• _Exercise goal_: What lines in the data below mention the string "stay"? Copy them out.

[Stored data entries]
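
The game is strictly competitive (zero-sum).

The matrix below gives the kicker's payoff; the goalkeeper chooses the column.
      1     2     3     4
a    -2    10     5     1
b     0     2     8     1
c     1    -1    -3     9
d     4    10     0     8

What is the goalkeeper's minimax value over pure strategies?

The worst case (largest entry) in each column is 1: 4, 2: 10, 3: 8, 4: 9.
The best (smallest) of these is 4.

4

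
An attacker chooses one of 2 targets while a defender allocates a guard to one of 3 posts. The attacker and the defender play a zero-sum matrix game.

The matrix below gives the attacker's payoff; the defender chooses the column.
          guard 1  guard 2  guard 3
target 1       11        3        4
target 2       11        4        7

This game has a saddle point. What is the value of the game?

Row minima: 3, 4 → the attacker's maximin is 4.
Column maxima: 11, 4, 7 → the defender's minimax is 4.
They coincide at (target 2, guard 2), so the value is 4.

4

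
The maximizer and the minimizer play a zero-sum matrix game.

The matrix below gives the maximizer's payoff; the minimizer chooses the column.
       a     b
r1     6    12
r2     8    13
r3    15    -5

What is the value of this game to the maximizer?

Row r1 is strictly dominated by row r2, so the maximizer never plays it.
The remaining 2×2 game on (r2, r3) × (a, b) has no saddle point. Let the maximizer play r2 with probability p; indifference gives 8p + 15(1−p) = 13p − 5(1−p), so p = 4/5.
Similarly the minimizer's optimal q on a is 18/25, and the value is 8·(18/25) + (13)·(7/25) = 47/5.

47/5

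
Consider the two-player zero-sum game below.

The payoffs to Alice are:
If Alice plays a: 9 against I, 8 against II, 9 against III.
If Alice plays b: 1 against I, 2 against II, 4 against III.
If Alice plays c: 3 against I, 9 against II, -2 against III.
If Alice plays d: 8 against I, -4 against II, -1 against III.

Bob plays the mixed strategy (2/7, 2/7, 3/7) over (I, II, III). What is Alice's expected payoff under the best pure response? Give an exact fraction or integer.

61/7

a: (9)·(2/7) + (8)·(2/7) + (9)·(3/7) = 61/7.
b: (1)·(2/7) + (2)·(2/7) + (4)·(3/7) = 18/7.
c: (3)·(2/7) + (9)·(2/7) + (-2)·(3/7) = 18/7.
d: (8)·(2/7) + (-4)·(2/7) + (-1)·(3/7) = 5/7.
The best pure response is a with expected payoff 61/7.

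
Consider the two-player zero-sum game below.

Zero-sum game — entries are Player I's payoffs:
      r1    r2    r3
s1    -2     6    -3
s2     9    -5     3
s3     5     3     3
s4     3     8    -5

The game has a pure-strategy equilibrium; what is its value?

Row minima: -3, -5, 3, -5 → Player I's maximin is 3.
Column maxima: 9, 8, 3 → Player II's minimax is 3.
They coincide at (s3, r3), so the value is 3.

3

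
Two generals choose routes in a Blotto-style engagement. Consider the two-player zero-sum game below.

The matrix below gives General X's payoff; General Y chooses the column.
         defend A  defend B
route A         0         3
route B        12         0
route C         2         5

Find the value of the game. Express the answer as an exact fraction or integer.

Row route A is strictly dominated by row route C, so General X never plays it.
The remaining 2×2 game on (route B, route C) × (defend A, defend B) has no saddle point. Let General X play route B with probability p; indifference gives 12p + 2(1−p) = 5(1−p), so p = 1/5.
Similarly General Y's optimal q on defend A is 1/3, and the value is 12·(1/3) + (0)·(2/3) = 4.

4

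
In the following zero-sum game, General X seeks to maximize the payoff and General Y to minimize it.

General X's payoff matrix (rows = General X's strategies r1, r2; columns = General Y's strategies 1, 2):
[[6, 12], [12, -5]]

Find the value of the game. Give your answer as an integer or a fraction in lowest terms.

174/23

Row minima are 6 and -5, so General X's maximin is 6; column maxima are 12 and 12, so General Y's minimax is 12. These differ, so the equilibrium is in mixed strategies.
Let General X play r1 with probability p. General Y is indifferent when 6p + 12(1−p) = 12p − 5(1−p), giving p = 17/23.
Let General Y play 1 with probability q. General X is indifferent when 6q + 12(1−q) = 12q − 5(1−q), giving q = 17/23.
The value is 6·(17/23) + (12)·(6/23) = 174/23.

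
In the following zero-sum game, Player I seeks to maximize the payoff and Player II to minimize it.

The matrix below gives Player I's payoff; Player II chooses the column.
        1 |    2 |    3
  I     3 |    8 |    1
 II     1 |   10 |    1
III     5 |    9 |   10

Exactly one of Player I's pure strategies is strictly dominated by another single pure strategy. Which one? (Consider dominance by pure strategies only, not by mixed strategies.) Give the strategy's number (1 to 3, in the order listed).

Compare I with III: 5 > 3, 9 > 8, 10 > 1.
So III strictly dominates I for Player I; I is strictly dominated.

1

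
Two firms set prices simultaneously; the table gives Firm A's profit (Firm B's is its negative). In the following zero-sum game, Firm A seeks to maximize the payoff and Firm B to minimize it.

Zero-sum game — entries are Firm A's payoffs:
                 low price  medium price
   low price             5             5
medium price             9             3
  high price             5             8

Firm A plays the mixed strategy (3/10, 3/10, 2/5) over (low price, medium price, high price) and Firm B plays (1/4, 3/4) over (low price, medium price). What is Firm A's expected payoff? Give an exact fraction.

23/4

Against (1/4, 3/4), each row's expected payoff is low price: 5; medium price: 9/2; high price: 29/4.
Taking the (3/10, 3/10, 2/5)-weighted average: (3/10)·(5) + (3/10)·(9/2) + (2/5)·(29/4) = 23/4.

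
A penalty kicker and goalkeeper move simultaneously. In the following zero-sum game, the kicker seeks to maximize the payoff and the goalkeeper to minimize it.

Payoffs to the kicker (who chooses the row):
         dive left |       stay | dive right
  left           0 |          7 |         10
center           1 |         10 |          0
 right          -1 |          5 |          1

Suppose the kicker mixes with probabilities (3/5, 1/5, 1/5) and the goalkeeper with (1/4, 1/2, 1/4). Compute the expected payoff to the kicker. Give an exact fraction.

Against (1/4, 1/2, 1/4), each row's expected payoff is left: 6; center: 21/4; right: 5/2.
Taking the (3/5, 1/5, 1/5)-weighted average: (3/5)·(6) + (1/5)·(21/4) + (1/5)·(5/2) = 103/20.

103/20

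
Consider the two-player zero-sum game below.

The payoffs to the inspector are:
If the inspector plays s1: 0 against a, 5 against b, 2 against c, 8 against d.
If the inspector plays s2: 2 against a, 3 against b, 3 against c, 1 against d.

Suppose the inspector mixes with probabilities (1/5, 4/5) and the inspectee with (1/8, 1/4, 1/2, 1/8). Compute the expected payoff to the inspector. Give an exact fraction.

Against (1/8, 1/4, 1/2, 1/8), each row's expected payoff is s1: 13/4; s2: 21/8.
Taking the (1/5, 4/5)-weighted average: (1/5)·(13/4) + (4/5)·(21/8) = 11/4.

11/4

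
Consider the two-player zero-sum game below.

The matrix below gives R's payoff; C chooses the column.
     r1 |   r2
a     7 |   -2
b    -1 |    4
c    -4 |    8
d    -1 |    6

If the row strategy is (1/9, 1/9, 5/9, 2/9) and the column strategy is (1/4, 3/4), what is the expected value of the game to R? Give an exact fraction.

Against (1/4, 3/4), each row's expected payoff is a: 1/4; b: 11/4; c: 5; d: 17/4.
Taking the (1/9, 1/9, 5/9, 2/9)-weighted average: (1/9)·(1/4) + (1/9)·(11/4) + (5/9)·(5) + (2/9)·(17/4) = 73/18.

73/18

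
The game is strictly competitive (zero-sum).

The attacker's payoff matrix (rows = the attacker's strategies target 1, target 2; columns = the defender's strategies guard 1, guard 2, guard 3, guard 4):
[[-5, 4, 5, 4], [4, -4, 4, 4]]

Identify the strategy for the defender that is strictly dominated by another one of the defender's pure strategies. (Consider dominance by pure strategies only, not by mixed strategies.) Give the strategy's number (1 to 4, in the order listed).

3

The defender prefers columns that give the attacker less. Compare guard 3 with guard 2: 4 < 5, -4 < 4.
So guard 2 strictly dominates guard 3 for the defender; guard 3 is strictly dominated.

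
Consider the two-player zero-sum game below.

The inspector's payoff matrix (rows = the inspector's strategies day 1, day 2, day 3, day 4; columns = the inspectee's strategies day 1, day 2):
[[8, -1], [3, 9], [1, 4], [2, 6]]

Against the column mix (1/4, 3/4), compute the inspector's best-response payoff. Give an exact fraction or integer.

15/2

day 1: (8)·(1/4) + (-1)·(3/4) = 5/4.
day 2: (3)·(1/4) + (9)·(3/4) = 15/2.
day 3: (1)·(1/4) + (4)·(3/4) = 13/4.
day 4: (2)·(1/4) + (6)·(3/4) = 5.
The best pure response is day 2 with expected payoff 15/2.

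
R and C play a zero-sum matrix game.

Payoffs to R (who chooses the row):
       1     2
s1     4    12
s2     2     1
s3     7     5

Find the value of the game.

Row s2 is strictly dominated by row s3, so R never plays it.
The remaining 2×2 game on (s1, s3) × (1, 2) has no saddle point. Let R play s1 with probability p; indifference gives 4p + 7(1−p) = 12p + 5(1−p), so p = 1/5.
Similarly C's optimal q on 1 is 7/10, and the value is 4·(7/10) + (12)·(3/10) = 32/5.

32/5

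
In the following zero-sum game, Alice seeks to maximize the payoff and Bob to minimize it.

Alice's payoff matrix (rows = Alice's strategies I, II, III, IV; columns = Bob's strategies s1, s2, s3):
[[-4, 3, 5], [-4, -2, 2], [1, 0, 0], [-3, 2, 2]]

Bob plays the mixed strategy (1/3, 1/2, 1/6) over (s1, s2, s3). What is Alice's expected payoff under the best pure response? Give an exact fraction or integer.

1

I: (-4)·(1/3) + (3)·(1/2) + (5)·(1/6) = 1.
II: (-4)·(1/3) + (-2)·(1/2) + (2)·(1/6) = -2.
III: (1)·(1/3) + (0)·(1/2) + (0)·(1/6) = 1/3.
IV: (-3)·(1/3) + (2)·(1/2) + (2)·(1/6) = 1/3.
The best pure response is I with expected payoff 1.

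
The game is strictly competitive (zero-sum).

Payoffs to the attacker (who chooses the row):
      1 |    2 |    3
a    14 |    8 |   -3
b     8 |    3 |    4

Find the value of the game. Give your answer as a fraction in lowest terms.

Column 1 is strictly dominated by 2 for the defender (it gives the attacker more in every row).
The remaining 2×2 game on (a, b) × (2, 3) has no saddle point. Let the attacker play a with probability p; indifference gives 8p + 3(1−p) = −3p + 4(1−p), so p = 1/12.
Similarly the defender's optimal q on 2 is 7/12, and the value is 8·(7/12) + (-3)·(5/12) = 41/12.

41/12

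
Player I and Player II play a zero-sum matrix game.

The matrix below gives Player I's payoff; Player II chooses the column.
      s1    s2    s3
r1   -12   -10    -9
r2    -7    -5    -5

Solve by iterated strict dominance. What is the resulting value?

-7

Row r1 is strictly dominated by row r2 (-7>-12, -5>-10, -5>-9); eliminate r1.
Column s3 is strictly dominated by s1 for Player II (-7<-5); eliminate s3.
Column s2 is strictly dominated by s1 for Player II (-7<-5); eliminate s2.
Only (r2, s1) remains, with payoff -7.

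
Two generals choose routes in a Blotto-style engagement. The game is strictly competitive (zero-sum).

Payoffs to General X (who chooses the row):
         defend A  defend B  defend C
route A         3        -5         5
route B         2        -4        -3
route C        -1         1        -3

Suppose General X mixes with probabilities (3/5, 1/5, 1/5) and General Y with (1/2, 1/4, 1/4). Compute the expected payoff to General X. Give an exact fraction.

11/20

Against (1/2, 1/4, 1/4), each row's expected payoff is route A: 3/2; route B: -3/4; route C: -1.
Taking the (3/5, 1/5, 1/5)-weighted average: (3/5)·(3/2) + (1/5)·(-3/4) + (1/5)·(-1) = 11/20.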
...
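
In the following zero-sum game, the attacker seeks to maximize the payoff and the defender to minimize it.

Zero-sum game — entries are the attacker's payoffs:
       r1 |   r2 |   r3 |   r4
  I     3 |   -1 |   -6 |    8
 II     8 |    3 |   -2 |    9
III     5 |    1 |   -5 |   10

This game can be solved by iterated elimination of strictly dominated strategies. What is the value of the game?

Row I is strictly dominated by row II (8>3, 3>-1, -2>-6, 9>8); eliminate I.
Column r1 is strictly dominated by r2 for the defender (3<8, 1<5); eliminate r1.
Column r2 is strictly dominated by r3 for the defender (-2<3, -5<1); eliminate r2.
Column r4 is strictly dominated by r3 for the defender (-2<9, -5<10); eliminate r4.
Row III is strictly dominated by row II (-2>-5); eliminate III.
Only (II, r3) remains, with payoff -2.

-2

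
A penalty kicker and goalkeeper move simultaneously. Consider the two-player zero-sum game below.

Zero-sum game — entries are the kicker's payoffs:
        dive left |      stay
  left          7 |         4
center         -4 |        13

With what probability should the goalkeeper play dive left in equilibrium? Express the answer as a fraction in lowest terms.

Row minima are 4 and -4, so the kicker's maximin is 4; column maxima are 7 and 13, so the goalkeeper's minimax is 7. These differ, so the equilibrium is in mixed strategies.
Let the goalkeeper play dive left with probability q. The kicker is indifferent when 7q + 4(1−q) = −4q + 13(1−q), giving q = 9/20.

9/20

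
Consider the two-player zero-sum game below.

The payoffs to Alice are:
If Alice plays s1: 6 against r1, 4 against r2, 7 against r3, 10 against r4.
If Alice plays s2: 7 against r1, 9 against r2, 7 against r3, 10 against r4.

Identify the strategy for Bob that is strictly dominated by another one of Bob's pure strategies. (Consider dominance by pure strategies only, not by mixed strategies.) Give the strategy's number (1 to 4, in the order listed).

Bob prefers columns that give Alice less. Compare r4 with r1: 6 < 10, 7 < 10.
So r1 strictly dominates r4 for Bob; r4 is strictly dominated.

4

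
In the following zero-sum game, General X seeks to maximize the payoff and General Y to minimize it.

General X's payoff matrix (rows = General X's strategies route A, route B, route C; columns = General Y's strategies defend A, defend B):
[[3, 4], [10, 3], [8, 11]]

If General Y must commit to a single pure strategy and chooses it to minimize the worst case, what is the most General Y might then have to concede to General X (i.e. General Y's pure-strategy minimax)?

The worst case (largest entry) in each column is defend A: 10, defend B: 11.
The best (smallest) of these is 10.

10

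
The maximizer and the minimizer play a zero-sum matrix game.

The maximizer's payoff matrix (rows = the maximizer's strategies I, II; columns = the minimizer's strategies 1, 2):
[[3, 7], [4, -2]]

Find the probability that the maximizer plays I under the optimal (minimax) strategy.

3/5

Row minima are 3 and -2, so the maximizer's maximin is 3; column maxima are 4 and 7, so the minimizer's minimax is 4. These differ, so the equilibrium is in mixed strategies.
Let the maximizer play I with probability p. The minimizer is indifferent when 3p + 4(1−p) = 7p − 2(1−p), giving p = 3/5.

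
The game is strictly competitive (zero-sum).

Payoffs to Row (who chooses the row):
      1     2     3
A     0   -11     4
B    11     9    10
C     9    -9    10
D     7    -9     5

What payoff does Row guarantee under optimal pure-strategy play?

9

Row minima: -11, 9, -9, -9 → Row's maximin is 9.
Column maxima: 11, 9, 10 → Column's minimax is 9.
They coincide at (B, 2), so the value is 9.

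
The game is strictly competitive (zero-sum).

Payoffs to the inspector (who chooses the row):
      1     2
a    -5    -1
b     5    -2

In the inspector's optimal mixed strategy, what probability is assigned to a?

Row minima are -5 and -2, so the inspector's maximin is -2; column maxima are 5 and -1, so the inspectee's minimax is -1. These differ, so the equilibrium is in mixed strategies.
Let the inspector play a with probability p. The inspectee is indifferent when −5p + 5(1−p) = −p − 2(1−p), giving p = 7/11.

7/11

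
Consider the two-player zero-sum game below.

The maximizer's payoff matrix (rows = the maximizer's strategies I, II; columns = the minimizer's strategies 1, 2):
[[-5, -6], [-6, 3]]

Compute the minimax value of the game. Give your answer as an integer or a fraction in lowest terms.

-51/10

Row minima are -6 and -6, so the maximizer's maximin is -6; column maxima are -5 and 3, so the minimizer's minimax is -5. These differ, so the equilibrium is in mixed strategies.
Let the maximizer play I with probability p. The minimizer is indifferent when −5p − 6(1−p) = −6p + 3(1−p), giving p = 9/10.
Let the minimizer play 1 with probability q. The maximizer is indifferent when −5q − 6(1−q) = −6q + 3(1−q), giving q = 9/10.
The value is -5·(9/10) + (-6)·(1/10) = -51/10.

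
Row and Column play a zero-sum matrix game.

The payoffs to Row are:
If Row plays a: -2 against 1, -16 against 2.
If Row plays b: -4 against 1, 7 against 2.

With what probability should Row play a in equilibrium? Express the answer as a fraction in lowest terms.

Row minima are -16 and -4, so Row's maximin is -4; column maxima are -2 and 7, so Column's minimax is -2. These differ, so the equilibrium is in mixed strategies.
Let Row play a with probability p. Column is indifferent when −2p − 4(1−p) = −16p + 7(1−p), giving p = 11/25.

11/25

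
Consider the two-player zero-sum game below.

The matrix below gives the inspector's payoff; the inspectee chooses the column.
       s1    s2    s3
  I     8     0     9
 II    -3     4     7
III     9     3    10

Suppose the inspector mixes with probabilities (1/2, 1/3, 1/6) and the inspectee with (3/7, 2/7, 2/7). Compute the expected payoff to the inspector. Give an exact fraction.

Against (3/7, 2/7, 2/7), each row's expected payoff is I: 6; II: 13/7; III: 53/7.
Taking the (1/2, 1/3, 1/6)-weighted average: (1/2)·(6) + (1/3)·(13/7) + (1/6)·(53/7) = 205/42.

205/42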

• _Exercise output_:
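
         dive left |       stay | dive right
        dive left |      stay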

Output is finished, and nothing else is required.